┌─ EXTRACTED MATERIAL

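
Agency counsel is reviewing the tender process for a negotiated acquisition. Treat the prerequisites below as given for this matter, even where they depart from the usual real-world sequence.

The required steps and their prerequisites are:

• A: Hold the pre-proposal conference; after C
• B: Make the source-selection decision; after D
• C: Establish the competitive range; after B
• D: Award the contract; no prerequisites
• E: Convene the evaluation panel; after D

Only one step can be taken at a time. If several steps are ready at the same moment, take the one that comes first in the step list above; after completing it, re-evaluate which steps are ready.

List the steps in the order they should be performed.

Only D has no prerequisites, so it is first.
B and E are both available; B is listed earlier → B.
C now also ready, so the ready set is {C, E}; C is listed earlier → C.
A and E are both available; A is listed earlier → A.
Next only E has its prerequisites met → E.

D → B → C → A → E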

└─

WORK TO BE COMPLETED: Repeat the material exactly, please, so that each line matches its source.

PROBLEM SOLUTION:
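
Agency counsel is reviewing the tender process for a negotiated acquisition. Treat the prerequisites below as given for this matter, even where they depart from the usual real-world sequence.

The required steps and their prerequisites are:

• A: Hold the pre-proposal conference; after C
• B: Make the source-selection decision; after D
• C: Establish the competitive range; after B
• D: Award the contract; no prerequisites
• E: Convene the evaluation panel; after D

Only one step can be taken at a time. If several steps are ready at the same moment, take the one that comes first in the step list above; after completing it, re-evaluate which steps are ready.

List the steps in the order they should be performed.

Only D has no prerequisites, so it is first.
B and E are both available; B is listed earlier → B.
C now also ready, so the ready set is {C, E}; C is listed earlier → C.
A and E are both available; A is listed earlier → A.
Next only E has its prerequisites met → E.

D → B → C → A → E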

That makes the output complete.